Assignment » All of the data should be restated exactly as it stands.

*-*-*

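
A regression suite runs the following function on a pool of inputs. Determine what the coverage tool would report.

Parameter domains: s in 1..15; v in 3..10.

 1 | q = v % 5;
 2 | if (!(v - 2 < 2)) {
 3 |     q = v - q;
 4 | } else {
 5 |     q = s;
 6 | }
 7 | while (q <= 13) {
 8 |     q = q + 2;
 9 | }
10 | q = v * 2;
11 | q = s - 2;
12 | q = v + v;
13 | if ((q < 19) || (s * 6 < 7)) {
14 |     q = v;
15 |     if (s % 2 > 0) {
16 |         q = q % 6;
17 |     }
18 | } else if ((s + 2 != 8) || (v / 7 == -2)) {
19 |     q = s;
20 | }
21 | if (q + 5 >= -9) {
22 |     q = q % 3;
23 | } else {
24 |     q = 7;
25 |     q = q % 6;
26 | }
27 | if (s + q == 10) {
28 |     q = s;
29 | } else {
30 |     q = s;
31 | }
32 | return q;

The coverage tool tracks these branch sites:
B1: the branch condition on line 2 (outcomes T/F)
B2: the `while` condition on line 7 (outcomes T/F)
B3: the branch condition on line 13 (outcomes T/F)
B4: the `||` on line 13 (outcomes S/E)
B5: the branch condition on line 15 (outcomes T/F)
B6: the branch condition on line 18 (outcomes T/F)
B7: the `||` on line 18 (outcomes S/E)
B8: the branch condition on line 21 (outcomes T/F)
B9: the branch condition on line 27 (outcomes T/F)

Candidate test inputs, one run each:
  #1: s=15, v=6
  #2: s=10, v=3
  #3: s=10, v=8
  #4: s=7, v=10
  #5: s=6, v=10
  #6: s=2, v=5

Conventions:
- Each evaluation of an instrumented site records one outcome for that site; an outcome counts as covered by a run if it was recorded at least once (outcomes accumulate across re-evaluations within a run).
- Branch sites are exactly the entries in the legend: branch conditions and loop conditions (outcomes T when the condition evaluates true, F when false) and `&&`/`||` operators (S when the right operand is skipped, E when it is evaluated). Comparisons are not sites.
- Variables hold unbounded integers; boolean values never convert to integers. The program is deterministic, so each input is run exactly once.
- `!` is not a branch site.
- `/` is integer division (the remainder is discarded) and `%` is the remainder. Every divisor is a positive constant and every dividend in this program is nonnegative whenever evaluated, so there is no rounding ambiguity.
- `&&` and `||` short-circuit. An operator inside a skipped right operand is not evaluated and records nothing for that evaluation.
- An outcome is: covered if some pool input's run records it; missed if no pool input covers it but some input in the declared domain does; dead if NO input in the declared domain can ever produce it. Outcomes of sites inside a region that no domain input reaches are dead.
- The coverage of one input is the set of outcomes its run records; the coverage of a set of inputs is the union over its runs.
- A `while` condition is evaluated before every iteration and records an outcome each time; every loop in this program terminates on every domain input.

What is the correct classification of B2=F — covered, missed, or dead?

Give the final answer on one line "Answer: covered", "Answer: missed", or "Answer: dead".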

*-*-*

Written response »
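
A regression suite runs the following function on a pool of inputs. Determine what the coverage tool would report.

Parameter domains: s in 1..15; v in 3..10.

 1 | q = v % 5;
 2 | if (!(v - 2 < 2)) {
 3 |     q = v - q;
 4 | } else {
 5 |     q = s;
 6 | }
 7 | while (q <= 13) {
 8 |     q = q + 2;
 9 | }
10 | q = v * 2;
11 | q = s - 2;
12 | q = v + v;
13 | if ((q < 19) || (s * 6 < 7)) {
14 |     q = v;
15 |     if (s % 2 > 0) {
16 |         q = q % 6;
17 |     }
18 | } else if ((s + 2 != 8) || (v / 7 == -2)) {
19 |     q = s;
20 | }
21 | if (q + 5 >= -9) {
22 |     q = q % 3;
23 | } else {
24 |     q = 7;
25 |     q = q % 6;
26 | }
27 | if (s + q == 10) {
28 |     q = s;
29 | } else {
30 |     q = s;
31 | }
32 | return q;

The coverage tool tracks these branch sites:
B1: the branch condition on line 2 (outcomes T/F)
B2: the `while` condition on line 7 (outcomes T/F)
B3: the branch condition on line 13 (outcomes T/F)
B4: the `||` on line 13 (outcomes S/E)
B5: the branch condition on line 15 (outcomes T/F)
B6: the branch condition on line 18 (outcomes T/F)
B7: the `||` on line 18 (outcomes S/E)
B8: the branch condition on line 21 (outcomes T/F)
B9: the branch condition on line 27 (outcomes T/F)

Candidate test inputs, one run each:
  #1: s=15, v=6
  #2: s=10, v=3
  #3: s=10, v=8
  #4: s=7, v=10
  #5: s=6, v=10
  #6: s=2, v=5

Conventions:
- Each evaluation of an instrumented site records one outcome for that site; an outcome counts as covered by a run if it was recorded at least once (outcomes accumulate across re-evaluations within a run).
- Branch sites are exactly the entries in the legend: branch conditions and loop conditions (outcomes T when the condition evaluates true, F when false) and `&&`/`||` operators (S when the right operand is skipped, E when it is evaluated). Comparisons are not sites.
- Variables hold unbounded integers; boolean values never convert to integers. The program is deterministic, so each input is run exactly once.
- `!` is not a branch site.
- `/` is integer division (the remainder is discarded) and `%` is the remainder. Every divisor is a positive constant and every dividend in this program is nonnegative whenever evaluated, so there is no rounding ambiguity.
- `&&` and `||` short-circuit. An operator inside a skipped right operand is not evaluated and records nothing for that evaluation.
- An outcome is: covered if some pool input's run records it; missed if no pool input covers it but some input in the declared domain does; dead if NO input in the declared domain can ever produce it. Outcomes of sites inside a region that no domain input reaches are dead.
- The coverage of one input is the set of outcomes its run records; the coverage of a set of inputs is the union over its runs.
- A `while` condition is evaluated before every iteration and records an outcome each time; every loop in this program terminates on every domain input.

What is the correct classification of B2=F — covered, missed, or dead?

Give the final answer on one line "Answer: covered", "Answer: missed", or "Answer: dead".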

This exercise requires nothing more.